— MATERIAL FOR THE TASK —
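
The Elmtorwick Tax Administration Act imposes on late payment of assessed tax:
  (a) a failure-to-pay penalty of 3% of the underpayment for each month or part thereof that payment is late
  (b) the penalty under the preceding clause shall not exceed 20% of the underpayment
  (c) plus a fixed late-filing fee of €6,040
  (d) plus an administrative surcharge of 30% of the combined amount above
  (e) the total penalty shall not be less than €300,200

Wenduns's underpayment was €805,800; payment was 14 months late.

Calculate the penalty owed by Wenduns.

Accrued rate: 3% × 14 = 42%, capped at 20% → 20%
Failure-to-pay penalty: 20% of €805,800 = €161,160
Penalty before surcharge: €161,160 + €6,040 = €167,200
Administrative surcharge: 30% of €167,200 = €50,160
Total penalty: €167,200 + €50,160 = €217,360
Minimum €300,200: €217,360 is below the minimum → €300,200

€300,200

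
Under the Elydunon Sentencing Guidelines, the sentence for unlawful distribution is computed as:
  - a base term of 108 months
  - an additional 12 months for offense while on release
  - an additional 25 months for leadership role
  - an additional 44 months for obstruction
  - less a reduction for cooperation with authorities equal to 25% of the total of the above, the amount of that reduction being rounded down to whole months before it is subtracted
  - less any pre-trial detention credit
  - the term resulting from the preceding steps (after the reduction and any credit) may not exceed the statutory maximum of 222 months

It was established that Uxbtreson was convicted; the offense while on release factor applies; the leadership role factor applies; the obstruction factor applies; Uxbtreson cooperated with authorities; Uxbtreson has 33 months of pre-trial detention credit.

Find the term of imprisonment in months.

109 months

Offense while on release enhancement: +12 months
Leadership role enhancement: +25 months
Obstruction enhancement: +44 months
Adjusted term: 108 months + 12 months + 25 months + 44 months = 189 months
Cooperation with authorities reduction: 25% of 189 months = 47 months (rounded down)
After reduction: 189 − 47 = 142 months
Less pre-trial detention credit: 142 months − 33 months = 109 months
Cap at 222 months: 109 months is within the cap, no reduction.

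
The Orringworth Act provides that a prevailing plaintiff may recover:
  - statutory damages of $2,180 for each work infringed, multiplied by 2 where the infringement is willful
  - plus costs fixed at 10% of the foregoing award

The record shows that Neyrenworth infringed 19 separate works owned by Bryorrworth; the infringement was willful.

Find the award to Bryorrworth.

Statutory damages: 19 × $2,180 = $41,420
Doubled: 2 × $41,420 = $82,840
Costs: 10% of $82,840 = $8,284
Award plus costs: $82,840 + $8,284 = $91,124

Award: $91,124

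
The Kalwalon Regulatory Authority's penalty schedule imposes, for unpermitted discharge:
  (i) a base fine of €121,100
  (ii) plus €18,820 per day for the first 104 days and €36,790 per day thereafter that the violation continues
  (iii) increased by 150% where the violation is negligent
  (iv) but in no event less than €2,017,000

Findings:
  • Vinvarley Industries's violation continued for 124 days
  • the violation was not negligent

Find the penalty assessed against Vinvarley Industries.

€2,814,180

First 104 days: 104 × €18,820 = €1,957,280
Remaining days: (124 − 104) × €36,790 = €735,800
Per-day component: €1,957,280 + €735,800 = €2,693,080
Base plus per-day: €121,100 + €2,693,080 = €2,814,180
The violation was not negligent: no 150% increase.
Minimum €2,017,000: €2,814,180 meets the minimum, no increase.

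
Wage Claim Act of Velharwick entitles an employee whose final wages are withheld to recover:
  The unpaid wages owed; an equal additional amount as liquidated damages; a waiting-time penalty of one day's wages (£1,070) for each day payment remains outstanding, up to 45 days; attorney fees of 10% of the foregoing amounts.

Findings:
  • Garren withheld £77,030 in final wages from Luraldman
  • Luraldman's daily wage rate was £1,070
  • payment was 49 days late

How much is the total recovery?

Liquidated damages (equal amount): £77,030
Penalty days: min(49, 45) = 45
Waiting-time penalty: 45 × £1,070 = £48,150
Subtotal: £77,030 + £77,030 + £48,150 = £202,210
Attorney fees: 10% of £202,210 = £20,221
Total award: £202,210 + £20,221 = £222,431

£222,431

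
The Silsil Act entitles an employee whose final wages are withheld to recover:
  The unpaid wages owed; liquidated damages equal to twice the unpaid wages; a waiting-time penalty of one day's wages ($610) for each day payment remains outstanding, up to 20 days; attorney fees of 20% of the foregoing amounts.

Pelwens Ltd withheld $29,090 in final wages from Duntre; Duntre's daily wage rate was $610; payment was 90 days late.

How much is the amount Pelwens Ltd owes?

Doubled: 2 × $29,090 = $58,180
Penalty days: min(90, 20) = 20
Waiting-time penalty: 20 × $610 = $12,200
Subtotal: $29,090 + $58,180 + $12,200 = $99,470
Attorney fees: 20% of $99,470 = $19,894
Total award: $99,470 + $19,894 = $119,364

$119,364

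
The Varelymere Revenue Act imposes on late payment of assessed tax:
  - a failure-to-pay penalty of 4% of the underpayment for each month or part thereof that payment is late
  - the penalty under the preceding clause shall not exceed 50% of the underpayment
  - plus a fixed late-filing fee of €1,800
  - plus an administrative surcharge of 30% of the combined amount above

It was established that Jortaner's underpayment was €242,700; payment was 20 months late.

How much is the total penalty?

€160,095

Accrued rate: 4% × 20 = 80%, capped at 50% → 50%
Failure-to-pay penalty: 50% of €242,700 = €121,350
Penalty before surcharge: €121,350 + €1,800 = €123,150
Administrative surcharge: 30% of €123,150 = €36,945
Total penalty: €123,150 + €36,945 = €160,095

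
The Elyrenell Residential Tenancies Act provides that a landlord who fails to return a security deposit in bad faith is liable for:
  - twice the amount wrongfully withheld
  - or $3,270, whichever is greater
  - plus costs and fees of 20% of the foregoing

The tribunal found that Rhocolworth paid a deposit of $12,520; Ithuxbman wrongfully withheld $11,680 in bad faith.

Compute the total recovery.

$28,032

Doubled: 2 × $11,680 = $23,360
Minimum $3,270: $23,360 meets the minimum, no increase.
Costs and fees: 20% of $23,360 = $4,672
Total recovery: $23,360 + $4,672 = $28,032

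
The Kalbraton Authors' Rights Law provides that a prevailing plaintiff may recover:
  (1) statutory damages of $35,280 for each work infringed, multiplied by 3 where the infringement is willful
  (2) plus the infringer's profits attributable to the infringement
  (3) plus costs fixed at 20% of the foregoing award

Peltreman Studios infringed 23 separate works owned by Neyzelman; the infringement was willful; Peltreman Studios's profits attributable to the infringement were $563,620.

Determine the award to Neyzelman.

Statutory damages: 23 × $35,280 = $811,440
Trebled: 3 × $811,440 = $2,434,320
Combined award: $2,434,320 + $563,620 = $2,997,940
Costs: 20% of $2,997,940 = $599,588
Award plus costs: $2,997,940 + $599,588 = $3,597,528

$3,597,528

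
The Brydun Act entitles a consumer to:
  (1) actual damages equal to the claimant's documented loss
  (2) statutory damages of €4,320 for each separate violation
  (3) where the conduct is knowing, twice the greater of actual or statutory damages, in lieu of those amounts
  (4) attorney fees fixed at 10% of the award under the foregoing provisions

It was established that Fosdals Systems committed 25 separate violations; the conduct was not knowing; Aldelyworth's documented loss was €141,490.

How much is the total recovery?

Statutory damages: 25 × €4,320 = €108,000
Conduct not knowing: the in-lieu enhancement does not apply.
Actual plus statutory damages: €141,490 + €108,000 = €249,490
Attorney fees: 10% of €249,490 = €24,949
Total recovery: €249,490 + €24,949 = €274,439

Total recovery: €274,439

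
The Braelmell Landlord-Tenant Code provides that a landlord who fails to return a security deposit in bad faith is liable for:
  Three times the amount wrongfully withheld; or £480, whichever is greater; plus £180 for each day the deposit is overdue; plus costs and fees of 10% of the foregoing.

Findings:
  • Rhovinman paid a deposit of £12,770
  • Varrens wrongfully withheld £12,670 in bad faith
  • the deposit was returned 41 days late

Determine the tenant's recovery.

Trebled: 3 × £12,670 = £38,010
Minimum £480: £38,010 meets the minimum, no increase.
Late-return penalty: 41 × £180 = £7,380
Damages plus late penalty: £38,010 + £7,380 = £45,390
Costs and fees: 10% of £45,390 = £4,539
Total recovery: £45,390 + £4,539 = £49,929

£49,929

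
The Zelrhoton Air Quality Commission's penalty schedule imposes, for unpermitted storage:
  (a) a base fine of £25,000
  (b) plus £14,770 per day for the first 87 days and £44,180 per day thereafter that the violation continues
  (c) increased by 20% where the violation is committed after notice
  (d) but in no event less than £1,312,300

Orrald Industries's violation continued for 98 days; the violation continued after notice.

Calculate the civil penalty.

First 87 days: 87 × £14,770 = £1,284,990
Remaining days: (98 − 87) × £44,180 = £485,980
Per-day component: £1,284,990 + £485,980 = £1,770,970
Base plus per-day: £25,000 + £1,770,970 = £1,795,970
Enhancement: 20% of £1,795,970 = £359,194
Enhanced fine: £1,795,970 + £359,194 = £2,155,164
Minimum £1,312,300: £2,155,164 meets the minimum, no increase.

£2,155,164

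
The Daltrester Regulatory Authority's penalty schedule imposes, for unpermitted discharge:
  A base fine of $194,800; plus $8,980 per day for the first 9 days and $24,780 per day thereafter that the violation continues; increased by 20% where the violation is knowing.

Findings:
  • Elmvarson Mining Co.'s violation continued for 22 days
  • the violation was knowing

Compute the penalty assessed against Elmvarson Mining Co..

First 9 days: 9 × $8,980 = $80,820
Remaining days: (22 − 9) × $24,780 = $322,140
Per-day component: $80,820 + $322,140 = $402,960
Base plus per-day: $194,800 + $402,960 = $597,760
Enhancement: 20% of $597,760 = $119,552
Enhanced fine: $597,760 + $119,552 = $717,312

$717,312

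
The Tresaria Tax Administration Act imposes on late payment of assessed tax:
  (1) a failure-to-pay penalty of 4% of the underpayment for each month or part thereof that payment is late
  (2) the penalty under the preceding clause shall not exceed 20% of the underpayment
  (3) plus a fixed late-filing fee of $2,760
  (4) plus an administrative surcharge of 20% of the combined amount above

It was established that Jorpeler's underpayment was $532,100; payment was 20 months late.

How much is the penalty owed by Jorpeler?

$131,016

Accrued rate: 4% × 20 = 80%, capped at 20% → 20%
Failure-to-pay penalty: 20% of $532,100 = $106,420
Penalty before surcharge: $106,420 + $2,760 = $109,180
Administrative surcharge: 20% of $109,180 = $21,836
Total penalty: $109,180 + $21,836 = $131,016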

--

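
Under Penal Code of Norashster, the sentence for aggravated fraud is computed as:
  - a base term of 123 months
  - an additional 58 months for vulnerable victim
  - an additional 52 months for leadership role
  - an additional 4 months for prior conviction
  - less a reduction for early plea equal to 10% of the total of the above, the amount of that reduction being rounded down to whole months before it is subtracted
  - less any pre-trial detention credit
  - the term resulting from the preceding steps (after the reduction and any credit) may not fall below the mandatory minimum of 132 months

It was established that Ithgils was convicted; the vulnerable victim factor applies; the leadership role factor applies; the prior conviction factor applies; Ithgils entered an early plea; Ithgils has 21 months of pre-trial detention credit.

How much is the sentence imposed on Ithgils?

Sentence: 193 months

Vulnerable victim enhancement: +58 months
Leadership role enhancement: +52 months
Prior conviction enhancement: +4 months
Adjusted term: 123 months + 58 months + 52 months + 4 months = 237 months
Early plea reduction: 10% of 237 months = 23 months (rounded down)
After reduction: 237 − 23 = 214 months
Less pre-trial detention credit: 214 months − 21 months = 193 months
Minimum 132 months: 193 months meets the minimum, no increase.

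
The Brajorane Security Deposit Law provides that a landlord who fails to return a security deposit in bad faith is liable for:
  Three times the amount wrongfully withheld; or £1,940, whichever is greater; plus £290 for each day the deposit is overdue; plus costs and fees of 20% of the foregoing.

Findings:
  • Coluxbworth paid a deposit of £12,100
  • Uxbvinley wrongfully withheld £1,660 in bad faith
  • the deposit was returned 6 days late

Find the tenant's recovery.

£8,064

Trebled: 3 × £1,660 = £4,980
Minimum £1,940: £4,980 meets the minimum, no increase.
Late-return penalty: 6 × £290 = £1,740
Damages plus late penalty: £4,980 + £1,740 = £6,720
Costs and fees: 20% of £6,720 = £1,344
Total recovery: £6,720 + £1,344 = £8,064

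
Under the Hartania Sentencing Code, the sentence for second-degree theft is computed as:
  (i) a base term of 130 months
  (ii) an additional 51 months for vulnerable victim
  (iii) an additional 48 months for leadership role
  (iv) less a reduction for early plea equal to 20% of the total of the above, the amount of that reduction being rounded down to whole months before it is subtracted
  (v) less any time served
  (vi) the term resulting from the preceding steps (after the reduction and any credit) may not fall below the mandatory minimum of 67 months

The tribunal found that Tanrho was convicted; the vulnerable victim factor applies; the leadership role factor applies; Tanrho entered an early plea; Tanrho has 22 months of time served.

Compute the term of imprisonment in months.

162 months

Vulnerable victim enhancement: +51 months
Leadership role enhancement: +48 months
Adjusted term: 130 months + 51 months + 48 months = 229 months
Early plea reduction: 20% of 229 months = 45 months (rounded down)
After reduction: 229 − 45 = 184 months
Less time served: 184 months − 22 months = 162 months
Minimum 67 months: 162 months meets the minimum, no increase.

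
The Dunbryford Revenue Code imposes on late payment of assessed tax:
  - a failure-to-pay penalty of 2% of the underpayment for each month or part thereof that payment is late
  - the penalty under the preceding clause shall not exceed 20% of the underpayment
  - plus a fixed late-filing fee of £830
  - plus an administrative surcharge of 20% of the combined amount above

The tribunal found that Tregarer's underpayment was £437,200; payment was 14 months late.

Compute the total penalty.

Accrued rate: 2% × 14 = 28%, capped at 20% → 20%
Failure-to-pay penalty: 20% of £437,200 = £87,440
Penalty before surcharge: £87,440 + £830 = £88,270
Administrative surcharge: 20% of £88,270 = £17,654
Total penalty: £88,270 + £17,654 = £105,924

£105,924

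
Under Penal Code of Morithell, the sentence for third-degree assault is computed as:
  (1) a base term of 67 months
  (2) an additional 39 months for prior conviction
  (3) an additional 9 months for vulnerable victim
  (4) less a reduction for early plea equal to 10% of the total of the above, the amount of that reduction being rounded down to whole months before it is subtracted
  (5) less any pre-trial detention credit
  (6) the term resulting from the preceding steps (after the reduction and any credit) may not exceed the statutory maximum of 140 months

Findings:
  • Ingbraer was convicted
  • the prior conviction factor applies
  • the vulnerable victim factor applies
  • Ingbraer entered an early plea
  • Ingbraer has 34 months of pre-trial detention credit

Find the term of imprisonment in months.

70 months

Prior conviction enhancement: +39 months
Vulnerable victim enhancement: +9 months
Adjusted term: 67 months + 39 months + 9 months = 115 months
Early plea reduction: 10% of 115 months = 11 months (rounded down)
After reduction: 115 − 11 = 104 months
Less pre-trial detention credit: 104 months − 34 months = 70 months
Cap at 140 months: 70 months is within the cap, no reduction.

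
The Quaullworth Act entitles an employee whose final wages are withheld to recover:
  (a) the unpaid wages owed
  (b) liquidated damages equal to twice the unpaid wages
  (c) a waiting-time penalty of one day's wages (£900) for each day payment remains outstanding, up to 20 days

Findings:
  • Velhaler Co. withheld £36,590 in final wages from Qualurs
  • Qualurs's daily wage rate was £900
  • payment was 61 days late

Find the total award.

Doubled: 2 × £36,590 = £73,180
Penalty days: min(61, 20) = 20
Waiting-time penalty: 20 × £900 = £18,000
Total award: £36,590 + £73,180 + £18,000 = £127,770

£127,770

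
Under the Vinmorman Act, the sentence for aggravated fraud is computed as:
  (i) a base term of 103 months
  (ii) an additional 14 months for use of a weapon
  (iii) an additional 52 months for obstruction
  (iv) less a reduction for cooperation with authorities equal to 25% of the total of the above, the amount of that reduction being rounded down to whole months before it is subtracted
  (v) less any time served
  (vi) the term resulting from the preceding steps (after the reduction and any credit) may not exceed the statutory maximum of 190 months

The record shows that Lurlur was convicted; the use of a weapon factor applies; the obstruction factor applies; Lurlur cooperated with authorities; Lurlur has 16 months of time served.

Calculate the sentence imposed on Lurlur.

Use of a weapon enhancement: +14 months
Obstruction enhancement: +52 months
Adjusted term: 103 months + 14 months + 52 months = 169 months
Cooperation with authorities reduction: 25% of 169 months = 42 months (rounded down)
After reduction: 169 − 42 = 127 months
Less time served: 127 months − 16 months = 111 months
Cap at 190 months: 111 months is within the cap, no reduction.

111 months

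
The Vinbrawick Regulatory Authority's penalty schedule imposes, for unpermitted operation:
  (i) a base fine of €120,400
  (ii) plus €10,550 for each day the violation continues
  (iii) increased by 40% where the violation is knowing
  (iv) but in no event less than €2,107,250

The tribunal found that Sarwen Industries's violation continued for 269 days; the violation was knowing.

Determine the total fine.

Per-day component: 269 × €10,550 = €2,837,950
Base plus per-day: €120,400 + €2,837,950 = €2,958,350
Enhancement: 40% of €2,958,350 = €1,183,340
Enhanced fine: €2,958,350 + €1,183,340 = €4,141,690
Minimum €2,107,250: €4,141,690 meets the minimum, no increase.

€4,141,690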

---

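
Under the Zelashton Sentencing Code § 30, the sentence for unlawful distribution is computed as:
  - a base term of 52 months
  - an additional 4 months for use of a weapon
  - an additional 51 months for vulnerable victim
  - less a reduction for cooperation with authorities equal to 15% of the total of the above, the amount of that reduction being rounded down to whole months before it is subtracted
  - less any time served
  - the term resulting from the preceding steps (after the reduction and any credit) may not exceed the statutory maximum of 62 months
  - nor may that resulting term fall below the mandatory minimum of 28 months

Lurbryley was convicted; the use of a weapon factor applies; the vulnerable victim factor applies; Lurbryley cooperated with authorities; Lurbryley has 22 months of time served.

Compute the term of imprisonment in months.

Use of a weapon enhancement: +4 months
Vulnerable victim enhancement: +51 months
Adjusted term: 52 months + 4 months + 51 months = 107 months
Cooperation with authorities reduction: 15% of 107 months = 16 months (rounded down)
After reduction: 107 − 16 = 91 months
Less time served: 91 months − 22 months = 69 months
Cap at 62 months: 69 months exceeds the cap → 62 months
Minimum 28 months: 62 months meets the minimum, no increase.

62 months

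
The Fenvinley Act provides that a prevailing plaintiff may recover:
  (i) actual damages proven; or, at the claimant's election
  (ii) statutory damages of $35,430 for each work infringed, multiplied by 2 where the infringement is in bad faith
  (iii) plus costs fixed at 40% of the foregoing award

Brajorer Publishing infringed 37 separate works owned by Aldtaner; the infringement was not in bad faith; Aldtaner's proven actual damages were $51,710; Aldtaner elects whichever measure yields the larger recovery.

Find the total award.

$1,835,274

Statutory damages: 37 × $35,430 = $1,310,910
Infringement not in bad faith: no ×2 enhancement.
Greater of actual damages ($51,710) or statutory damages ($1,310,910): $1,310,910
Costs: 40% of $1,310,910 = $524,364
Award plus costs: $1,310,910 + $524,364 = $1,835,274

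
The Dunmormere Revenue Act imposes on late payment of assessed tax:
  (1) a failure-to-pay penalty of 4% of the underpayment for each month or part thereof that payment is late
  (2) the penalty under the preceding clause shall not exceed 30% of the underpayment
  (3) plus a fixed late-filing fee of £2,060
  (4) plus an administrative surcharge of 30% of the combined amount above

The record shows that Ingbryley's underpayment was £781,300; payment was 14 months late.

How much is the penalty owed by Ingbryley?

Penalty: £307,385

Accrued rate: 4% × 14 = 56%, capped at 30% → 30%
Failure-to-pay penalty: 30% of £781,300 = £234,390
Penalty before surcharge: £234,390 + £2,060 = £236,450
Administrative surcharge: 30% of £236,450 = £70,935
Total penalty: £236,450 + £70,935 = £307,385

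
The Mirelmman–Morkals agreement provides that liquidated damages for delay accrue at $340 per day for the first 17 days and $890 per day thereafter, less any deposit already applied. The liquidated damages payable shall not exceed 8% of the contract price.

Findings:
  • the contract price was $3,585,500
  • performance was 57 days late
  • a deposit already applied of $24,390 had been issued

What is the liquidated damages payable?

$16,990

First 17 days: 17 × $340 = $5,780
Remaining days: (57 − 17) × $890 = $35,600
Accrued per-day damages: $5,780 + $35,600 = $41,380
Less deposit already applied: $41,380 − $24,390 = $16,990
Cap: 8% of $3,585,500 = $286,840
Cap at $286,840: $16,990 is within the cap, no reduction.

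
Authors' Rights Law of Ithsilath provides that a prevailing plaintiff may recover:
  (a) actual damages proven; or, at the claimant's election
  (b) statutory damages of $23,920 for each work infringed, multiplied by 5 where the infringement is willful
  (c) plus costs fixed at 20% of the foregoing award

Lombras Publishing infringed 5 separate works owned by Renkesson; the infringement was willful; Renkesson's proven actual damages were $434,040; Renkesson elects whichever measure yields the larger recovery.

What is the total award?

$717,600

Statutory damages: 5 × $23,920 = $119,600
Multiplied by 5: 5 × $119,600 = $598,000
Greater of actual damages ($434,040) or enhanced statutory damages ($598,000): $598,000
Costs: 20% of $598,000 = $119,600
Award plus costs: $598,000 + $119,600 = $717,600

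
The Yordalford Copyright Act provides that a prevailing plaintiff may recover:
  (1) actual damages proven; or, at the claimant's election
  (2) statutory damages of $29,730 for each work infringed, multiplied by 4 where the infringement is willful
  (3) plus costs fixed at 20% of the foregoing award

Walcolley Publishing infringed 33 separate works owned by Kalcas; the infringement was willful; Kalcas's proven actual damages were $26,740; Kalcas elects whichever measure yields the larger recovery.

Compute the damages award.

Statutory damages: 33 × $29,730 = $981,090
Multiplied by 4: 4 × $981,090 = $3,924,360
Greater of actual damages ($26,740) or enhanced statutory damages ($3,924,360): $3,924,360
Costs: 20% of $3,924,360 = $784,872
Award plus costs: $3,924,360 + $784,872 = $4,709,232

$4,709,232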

— WHAT THE TASK ASKS —
Would you print exactly, and only, the lines of the data above from the line with "(3) plus a fixed late-filing fee of £2,060" through the line with "The record shows that Ingbryley's", inclusive?

— REPLY —
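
  (3) plus a fixed late-filing fee of £2,060
  (4) plus an administrative surcharge of 30% of the combined amount above

The record shows that Ingbryley's underpayment was £781,300; payment was 14 months late.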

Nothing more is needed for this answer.